__TASK OBJECTIVE__
Reproduce exactly the final portion of the data: every line from the one containing "Determine the pressure ratio for a compressor with 5.1" through the last line, inclusive.

*** Opening DATA FOR THIS TASK ***

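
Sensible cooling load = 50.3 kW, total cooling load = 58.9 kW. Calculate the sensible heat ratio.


SHR = Q_sensible / Q_total
SHR = 50.3 / 58.9
SHR = 0.854

0.854


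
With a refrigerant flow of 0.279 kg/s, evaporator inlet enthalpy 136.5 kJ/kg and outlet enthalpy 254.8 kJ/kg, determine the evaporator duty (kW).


dh = 254.8 - 136.5 = 118.3 kJ/kg
Q_evap = m_dot * dh = 0.279 * 118.3
Q_evap = 33.01 kW

33.01


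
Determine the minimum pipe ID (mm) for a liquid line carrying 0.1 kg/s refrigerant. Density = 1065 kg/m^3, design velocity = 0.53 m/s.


A = m_dot / (rho * v) = 0.1 / (1065 * 0.53) = 0.0001771636106 m^2
d = sqrt(4*A/pi) * 1000
d = 15.0 mm

15.0


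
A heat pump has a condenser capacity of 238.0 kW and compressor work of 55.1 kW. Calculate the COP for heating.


COP_hp = Q_cond / W
COP_hp = 238.0 / 55.1
COP_hp = 4.319

4.319


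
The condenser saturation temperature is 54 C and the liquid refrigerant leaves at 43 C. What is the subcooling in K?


Subcooling = T_cond - T_liquid
Subcooling = 54 - 43
Subcooling = 11 K

11


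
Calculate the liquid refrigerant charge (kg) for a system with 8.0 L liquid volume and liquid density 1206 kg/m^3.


Charge = V * rho / 1000
Charge = 8.0 * 1206 / 1000
Charge = 9.65 kg

9.65


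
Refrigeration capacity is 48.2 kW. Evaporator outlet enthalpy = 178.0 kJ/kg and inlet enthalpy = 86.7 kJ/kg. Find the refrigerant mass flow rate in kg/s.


dh = 178.0 - 86.7 = 91.3 kJ/kg
m_dot = Q / dh = 48.2 / 91.3 = 0.5279 kg/s

0.5279


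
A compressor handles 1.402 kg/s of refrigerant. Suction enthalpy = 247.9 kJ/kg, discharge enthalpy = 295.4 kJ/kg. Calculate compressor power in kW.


dh = 295.4 - 247.9 = 47.5 kJ/kg
W = m_dot * dh = 1.402 * 47.5 = 66.6 kW

66.6


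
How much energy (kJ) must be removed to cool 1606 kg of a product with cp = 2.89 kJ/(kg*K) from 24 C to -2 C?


dT = 24 - (-2) = 26 K
Q = m * cp * dT = 1606 * 2.89 * 26
Q = 120675 kJ

120675


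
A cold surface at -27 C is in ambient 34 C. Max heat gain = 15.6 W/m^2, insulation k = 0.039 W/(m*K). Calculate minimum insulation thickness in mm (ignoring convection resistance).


dT = 34 - (-27) = 61 K
thickness = k * dT / q_max * 1000
thickness = 0.039 * 61 / 15.6 * 1000
thickness = 152.5 mm

152.5


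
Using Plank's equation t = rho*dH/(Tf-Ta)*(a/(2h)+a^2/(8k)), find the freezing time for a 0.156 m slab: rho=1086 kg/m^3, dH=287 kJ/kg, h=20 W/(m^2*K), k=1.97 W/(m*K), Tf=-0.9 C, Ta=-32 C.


dT = -0.9 - (-32) = 31.1 K
term1 = a/(2h) = 0.156/(2*20) = 0.0039
term2 = a^2/(8k) = 0.156^2/(8*1.97) = 0.001544162437
t = rho*dH*1000/dT * (term1 + term2)
t = 1086*287*1000/31.1 * (0.0039 + 0.001544162437)
t = 54561 s

54561


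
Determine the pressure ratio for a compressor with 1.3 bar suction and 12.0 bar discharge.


PR = P_high / P_low
PR = 12.0 / 1.3
PR = 9.231

9.231


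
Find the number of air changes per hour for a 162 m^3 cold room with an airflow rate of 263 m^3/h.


ACH = flow / volume
ACH = 263 / 162
ACH = 1.623

1.623


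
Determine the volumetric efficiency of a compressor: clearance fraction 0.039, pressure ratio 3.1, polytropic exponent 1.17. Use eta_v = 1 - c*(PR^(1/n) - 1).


PR^(1/n) = 3.1^(1/1.17) = 2.63006971
eta_v = 1 - 0.039 * (2.63006971 - 1)
eta_v = 0.9364

0.9364


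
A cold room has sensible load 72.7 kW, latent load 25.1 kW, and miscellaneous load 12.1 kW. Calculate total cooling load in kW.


Q_total = Q_s + Q_l + Q_misc
Q_total = 72.7 + 25.1 + 12.1
Q_total = 109.9 kW

109.9


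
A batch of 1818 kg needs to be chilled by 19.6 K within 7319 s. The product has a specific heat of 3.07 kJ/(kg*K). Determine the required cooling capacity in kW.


Q = m * cp * dT / t
Q = 1818 * 3.07 * 19.6 / 7319
Q = 14.946 kW

14.946


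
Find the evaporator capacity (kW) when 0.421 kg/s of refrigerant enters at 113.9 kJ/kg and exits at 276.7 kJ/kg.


dh = 276.7 - 113.9 = 162.8 kJ/kg
Q_evap = m_dot * dh = 0.421 * 162.8
Q_evap = 68.54 kW

68.54


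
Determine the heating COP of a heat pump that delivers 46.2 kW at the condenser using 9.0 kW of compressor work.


COP_hp = Q_cond / W
COP_hp = 46.2 / 9.0
COP_hp = 5.133

5.133


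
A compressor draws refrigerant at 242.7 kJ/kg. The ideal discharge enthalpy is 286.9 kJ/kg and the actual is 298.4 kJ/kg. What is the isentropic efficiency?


dh_ideal = 286.9 - 242.7 = 44.2 kJ/kg
dh_actual = 298.4 - 242.7 = 55.7 kJ/kg
eta_s = dh_ideal / dh_actual = 44.2 / 55.7
eta_s = 0.7935

0.7935


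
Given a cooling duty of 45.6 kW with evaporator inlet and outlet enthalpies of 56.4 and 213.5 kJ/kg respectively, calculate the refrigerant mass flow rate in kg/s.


dh = 213.5 - 56.4 = 157.1 kJ/kg
m_dot = Q / dh = 45.6 / 157.1 = 0.2903 kg/s

0.2903


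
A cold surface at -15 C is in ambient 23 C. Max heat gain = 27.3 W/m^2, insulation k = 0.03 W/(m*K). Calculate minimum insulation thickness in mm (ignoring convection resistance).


dT = 23 - (-15) = 38 K
thickness = k * dT / q_max * 1000
thickness = 0.03 * 38 / 27.3 * 1000
thickness = 41.8 mm

41.8


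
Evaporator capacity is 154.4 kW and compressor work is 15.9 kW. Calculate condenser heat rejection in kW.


Q_cond = Q_evap + W
Q_cond = 154.4 + 15.9
Q_cond = 170.3 kW

170.3


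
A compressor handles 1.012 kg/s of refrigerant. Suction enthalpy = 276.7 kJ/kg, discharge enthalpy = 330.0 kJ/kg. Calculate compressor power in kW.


dh = 330.0 - 276.7 = 53.3 kJ/kg
W = m_dot * dh = 1.012 * 53.3 = 53.94 kW

53.94


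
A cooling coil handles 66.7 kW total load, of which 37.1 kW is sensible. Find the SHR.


SHR = Q_sensible / Q_total
SHR = 37.1 / 66.7
SHR = 0.556

0.556


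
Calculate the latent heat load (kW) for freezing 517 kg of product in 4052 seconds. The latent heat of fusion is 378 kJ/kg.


Q_lat = m * h_fg / t
Q_lat = 517 * 378 / 4052
Q_lat = 48.23 kW

48.23


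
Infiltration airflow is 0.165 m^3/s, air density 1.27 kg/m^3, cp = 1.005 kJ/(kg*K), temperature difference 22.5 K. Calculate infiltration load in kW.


Q = V_dot * rho * cp * dT
Q = 0.165 * 1.27 * 1.005 * 22.5
Q = 4.738 kW

4.738


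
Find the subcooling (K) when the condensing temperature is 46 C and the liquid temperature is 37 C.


Subcooling = T_cond - T_liquid
Subcooling = 46 - 37
Subcooling = 9 K

9


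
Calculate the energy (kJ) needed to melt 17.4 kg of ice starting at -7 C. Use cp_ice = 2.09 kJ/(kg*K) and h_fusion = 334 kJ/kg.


Sensible heat = cp * dT = 2.09 * 7 = 14.63 kJ/kg
Total per kg = 14.63 + 334 = 348.63 kJ/kg
Q = m * total = 17.4 * 348.63
Q = 6066.2 kJ

6066.2


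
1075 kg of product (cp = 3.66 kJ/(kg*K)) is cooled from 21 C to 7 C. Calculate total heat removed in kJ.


dT = 21 - (7) = 14 K
Q = m * cp * dT = 1075 * 3.66 * 14
Q = 55083 kJ

55083


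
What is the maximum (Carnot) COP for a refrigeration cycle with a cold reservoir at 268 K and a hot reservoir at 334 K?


dT = 334 - 268 = 66 K
COP_carnot = T_cold / dT = 268 / 66
COP_carnot = 4.061

4.061


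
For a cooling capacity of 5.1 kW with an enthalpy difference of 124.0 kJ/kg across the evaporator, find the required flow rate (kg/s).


m_dot = Q / dh
m_dot = 5.1 / 124.0
m_dot = 0.0411 kg/s

0.0411


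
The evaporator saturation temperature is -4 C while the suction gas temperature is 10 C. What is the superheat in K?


Superheat = T_suction - T_evap
Superheat = 10 - (-4)
Superheat = 14 K

14


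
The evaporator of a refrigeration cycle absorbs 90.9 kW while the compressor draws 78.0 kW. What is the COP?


COP = Q_evap / W
COP = 90.9 / 78.0
COP = 1.165

1.165


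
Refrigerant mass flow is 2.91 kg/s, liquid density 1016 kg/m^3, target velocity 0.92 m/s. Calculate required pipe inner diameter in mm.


A = m_dot / (rho * v) = 2.91 / (1016 * 0.92) = 0.00311323177 m^2
d = sqrt(4*A/pi) * 1000
d = 63.0 mm

63.0


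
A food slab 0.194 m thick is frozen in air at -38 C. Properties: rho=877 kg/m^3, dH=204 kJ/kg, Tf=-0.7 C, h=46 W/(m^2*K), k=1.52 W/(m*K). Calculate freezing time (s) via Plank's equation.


dT = -0.7 - (-38) = 37.3 K
term1 = a/(2h) = 0.194/(2*46) = 0.002108695652
term2 = a^2/(8k) = 0.194^2/(8*1.52) = 0.003095065789
t = rho*dH*1000/dT * (term1 + term2)
t = 877*204*1000/37.3 * (0.002108695652 + 0.003095065789)
t = 24960 s

24960


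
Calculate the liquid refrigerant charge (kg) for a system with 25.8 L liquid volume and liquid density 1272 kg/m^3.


Charge = V * rho / 1000
Charge = 25.8 * 1272 / 1000
Charge = 32.82 kg

32.82


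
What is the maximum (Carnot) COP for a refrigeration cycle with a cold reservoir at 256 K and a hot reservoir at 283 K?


dT = 283 - 256 = 27 K
COP_carnot = T_cold / dT = 256 / 27
COP_carnot = 9.481

9.481


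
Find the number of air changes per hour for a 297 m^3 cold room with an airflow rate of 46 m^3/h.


ACH = flow / volume
ACH = 46 / 297
ACH = 0.155

0.155


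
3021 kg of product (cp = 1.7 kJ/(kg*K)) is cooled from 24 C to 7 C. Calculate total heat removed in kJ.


dT = 24 - (7) = 17 K
Q = m * cp * dT = 3021 * 1.7 * 17
Q = 87307 kJ

87307


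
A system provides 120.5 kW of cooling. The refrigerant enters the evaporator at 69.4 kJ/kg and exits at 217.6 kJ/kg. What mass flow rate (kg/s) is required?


dh = 217.6 - 69.4 = 148.2 kJ/kg
m_dot = Q / dh = 120.5 / 148.2 = 0.8131 kg/s

0.8131


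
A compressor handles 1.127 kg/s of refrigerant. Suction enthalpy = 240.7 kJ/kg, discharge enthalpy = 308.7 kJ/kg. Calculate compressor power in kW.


dh = 308.7 - 240.7 = 68.0 kJ/kg
W = m_dot * dh = 1.127 * 68.0 = 76.64 kW

76.64


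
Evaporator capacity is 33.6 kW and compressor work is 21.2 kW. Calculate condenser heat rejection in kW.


Q_cond = Q_evap + W
Q_cond = 33.6 + 21.2
Q_cond = 54.8 kW

54.8


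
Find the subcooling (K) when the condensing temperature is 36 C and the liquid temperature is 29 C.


Subcooling = T_cond - T_liquid
Subcooling = 36 - 29
Subcooling = 7 K

7


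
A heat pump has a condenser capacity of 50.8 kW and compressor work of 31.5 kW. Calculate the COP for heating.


COP_hp = Q_cond / W
COP_hp = 50.8 / 31.5
COP_hp = 1.613

1.613


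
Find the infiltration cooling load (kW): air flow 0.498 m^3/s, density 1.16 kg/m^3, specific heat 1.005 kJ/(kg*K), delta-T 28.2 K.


Q = V_dot * rho * cp * dT
Q = 0.498 * 1.16 * 1.005 * 28.2
Q = 16.372 kW

16.372


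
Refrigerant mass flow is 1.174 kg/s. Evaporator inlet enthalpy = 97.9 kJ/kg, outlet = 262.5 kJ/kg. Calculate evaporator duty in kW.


dh = 262.5 - 97.9 = 164.6 kJ/kg
Q_evap = m_dot * dh = 1.174 * 164.6
Q_evap = 193.24 kW

193.24


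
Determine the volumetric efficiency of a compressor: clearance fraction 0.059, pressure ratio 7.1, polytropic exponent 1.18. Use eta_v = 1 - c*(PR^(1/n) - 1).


PR^(1/n) = 7.1^(1/1.18) = 5.26508492
eta_v = 1 - 0.059 * (5.26508492 - 1)
eta_v = 0.7484

0.7484


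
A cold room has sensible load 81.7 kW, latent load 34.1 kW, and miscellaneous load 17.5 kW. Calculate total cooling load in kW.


Q_total = Q_s + Q_l + Q_misc
Q_total = 81.7 + 34.1 + 17.5
Q_total = 133.3 kW

133.3


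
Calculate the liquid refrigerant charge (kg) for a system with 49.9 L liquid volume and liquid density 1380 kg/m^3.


Charge = V * rho / 1000
Charge = 49.9 * 1380 / 1000
Charge = 68.86 kg

68.86


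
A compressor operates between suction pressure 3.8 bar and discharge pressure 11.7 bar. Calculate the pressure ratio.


PR = P_high / P_low
PR = 11.7 / 3.8
PR = 3.079

3.079


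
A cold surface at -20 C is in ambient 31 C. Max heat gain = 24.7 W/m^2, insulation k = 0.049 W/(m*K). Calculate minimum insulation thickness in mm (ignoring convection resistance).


dT = 31 - (-20) = 51 K
thickness = k * dT / q_max * 1000
thickness = 0.049 * 51 / 24.7 * 1000
thickness = 101.2 mm

101.2


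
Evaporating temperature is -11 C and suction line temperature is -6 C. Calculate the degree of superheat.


Superheat = T_suction - T_evap
Superheat = -6 - (-11)
Superheat = 5 K

5


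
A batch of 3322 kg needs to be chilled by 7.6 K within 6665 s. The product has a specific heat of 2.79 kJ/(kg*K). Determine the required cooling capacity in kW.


Q = m * cp * dT / t
Q = 3322 * 2.79 * 7.6 / 6665
Q = 10.569 kW

10.569


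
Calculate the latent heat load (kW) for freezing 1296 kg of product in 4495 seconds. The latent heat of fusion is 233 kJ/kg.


Q_lat = m * h_fg / t
Q_lat = 1296 * 233 / 4495
Q_lat = 67.18 kW

67.18


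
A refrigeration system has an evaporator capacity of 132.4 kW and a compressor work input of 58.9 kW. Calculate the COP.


COP = Q_evap / W
COP = 132.4 / 58.9
COP = 2.248

2.248


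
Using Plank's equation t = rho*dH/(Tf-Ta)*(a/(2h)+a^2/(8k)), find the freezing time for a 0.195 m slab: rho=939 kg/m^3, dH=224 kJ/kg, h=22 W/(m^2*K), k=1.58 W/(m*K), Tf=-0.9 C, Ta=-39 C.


dT = -0.9 - (-39) = 38.1 K
term1 = a/(2h) = 0.195/(2*22) = 0.004431818182
term2 = a^2/(8k) = 0.195^2/(8*1.58) = 0.003008306962
t = rho*dH*1000/dT * (term1 + term2)
t = 939*224*1000/38.1 * (0.004431818182 + 0.003008306962)
t = 41074 s

41074


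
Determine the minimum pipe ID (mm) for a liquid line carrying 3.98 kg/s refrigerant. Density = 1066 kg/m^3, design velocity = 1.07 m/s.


A = m_dot / (rho * v) = 3.98 / (1066 * 1.07) = 0.003489330364 m^2
d = sqrt(4*A/pi) * 1000
d = 66.7 mm

66.7


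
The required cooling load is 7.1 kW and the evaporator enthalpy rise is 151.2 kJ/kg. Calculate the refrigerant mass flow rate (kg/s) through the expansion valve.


m_dot = Q / dh
m_dot = 7.1 / 151.2
m_dot = 0.047 kg/s

0.047


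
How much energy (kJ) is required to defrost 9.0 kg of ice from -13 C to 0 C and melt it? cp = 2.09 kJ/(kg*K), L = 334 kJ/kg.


Sensible heat = cp * dT = 2.09 * 13 = 27.17 kJ/kg
Total per kg = 27.17 + 334 = 361.17 kJ/kg
Q = m * total = 9.0 * 361.17
Q = 3250.5 kJ

3250.5


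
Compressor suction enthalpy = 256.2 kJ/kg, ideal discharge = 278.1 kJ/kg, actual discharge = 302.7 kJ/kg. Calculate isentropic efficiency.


dh_ideal = 278.1 - 256.2 = 21.9 kJ/kg
dh_actual = 302.7 - 256.2 = 46.5 kJ/kg
eta_s = dh_ideal / dh_actual = 21.9 / 46.5
eta_s = 0.471

0.471


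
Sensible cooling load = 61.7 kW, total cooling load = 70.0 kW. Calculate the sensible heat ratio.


SHR = Q_sensible / Q_total
SHR = 61.7 / 70.0
SHR = 0.881

0.881


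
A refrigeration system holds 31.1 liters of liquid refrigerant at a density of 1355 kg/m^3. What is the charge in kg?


Charge = V * rho / 1000
Charge = 31.1 * 1355 / 1000
Charge = 42.14 kg

42.14


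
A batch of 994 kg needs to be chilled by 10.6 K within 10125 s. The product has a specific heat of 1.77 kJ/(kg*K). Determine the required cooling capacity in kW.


Q = m * cp * dT / t
Q = 994 * 1.77 * 10.6 / 10125
Q = 1.842 kW

1.842


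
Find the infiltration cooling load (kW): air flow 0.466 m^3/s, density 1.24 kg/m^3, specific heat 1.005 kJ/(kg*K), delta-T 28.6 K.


Q = V_dot * rho * cp * dT
Q = 0.466 * 1.24 * 1.005 * 28.6
Q = 16.609 kW

16.609


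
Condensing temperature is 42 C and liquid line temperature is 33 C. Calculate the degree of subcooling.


Subcooling = T_cond - T_liquid
Subcooling = 42 - 33
Subcooling = 9 K

9


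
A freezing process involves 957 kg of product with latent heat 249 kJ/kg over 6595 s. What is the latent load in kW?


Q_lat = m * h_fg / t
Q_lat = 957 * 249 / 6595
Q_lat = 36.13 kW

36.13


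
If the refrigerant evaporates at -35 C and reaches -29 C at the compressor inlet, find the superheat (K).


Superheat = T_suction - T_evap
Superheat = -29 - (-35)
Superheat = 6 K

6


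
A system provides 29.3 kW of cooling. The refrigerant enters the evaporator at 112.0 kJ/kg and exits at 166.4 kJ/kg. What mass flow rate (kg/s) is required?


dh = 166.4 - 112.0 = 54.4 kJ/kg
m_dot = Q / dh = 29.3 / 54.4 = 0.5386 kg/s

0.5386


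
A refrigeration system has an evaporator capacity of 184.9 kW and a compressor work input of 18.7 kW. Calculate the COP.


COP = Q_evap / W
COP = 184.9 / 18.7
COP = 9.888

9.888


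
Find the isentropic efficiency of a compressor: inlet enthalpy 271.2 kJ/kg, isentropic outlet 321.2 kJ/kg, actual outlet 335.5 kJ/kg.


dh_ideal = 321.2 - 271.2 = 50.0 kJ/kg
dh_actual = 335.5 - 271.2 = 64.3 kJ/kg
eta_s = dh_ideal / dh_actual = 50.0 / 64.3
eta_s = 0.7776

0.7776


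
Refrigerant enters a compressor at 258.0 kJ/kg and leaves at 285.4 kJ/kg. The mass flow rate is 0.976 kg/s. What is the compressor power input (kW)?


dh = 285.4 - 258.0 = 27.4 kJ/kg
W = m_dot * dh = 0.976 * 27.4 = 26.74 kW

26.74


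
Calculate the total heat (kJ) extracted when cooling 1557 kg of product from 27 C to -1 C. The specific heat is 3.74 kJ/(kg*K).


dT = 27 - (-1) = 28 K
Q = m * cp * dT = 1557 * 3.74 * 28
Q = 163049 kJ

163049


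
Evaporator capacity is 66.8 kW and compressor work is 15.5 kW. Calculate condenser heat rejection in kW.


Q_cond = Q_evap + W
Q_cond = 66.8 + 15.5
Q_cond = 82.3 kW

82.3


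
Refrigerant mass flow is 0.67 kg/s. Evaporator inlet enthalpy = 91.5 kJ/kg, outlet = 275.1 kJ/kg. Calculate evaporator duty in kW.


dh = 275.1 - 91.5 = 183.6 kJ/kg
Q_evap = m_dot * dh = 0.67 * 183.6
Q_evap = 123.01 kW

123.01


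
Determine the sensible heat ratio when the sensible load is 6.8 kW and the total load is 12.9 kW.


SHR = Q_sensible / Q_total
SHR = 6.8 / 12.9
SHR = 0.527

0.527


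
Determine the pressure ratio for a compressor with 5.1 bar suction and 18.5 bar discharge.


PR = P_high / P_low
PR = 18.5 / 5.1
PR = 3.627

3.627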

*** Closing DATA FOR THIS TASK ***

__EXERCISE SOLUTION__
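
Determine the pressure ratio for a compressor with 5.1 bar suction and 18.5 bar discharge.


PR = P_high / P_low
PR = 18.5 / 5.1
PR = 3.627

3.627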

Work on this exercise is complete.